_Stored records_
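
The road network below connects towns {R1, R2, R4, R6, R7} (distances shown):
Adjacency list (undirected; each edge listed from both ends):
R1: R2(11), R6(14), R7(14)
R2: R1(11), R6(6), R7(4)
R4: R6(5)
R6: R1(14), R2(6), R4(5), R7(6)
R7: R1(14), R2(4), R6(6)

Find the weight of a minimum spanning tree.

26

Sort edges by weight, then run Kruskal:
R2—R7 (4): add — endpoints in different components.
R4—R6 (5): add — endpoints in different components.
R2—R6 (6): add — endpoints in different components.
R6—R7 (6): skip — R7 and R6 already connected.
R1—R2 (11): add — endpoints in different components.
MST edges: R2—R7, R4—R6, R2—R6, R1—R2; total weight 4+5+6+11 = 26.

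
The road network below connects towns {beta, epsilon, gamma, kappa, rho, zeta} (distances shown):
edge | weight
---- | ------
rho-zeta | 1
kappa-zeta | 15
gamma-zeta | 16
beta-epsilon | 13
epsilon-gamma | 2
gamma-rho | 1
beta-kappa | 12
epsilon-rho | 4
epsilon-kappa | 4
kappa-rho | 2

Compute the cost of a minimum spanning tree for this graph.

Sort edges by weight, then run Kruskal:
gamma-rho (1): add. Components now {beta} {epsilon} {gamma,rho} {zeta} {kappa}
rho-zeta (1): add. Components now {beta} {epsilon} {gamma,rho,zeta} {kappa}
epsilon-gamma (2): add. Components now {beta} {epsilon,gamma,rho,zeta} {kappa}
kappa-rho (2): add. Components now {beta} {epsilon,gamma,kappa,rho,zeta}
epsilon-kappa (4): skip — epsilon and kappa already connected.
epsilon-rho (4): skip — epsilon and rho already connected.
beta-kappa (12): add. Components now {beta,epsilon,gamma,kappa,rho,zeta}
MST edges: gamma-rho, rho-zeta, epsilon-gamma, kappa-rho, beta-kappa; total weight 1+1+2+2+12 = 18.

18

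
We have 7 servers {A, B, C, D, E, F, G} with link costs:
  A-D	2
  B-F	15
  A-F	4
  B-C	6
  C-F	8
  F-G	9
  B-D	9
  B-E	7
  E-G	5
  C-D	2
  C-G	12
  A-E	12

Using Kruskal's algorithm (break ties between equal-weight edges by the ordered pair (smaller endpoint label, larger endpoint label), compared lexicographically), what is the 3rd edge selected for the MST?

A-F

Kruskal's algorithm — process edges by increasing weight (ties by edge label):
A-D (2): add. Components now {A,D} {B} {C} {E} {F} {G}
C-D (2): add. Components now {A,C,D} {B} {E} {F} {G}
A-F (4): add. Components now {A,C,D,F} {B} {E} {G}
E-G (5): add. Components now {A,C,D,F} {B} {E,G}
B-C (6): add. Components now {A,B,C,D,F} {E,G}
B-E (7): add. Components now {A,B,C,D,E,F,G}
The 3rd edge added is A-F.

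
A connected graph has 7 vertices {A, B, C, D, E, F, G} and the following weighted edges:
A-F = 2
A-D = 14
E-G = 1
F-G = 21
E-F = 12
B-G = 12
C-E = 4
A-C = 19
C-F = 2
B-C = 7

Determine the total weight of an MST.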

_Exercise requirements_
Every record must be set down again exactly.

_Exercise result_
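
The road network below connects towns {R1, R2, R4, R6, R7} (distances shown):
Adjacency list (undirected; each edge listed from both ends):
R1: R2(11), R6(14), R7(14)
R2: R1(11), R6(6), R7(4)
R4: R6(5)
R6: R1(14), R2(6), R4(5), R7(6)
R7: R1(14), R2(4), R6(6)

Find the weight of a minimum spanning tree.

26

Sort edges by weight, then run Kruskal:
R2—R7 (4): add — endpoints in different components.
R4—R6 (5): add — endpoints in different components.
R2—R6 (6): add — endpoints in different components.
R6—R7 (6): skip — R7 and R6 already connected.
R1—R2 (11): add — endpoints in different components.
MST edges: R2—R7, R4—R6, R2—R6, R1—R2; total weight 4+5+6+11 = 26.

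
The road network below connects towns {beta, epsilon, gamma, kappa, rho, zeta} (distances shown):
edge | weight
---- | ------
rho-zeta | 1
kappa-zeta | 15
gamma-zeta | 16
beta-epsilon | 13
epsilon-gamma | 2
gamma-rho | 1
beta-kappa | 12
epsilon-rho | 4
epsilon-kappa | 4
kappa-rho | 2

Compute the cost of a minimum spanning tree for this graph.

Sort edges by weight, then run Kruskal:
gamma-rho (1): add. Components now {beta} {epsilon} {gamma,rho} {zeta} {kappa}
rho-zeta (1): add. Components now {beta} {epsilon} {gamma,rho,zeta} {kappa}
epsilon-gamma (2): add. Components now {beta} {epsilon,gamma,rho,zeta} {kappa}
kappa-rho (2): add. Components now {beta} {epsilon,gamma,kappa,rho,zeta}
epsilon-kappa (4): skip — epsilon and kappa already connected.
epsilon-rho (4): skip — epsilon and rho already connected.
beta-kappa (12): add. Components now {beta,epsilon,gamma,kappa,rho,zeta}
MST edges: gamma-rho, rho-zeta, epsilon-gamma, kappa-rho, beta-kappa; total weight 1+1+2+2+12 = 18.

18

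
We have 7 servers {A, B, C, D, E, F, G} with link costs:
  A-D	2
  B-F	15
  A-F	4
  B-C	6
  C-F	8
  F-G	9
  B-D	9
  B-E	7
  E-G	5
  C-D	2
  C-G	12
  A-E	12

Using Kruskal's algorithm (break ties between equal-weight edges by the ordered pair (smaller endpoint label, larger endpoint label), compared lexicographically), what is the 3rd edge selected for the MST?

A-F

Kruskal's algorithm — process edges by increasing weight (ties by edge label):
A-D (2): add. Components now {A,D} {B} {C} {E} {F} {G}
C-D (2): add. Components now {A,C,D} {B} {E} {F} {G}
A-F (4): add. Components now {A,C,D,F} {B} {E} {G}
E-G (5): add. Components now {A,C,D,F} {B} {E,G}
B-C (6): add. Components now {A,B,C,D,F} {E,G}
B-E (7): add. Components now {A,B,C,D,E,F,G}
The 3rd edge added is A-F.

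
A connected graph has 7 vertices {A, B, C, D, E, F, G} and the following weighted edges:
A-F = 2
A-D = 14
E-G = 1
F-G = 21
E-F = 12
B-G = 12
C-E = 4
A-C = 19
C-F = 2
B-C = 7

Determine the total weight of an MST.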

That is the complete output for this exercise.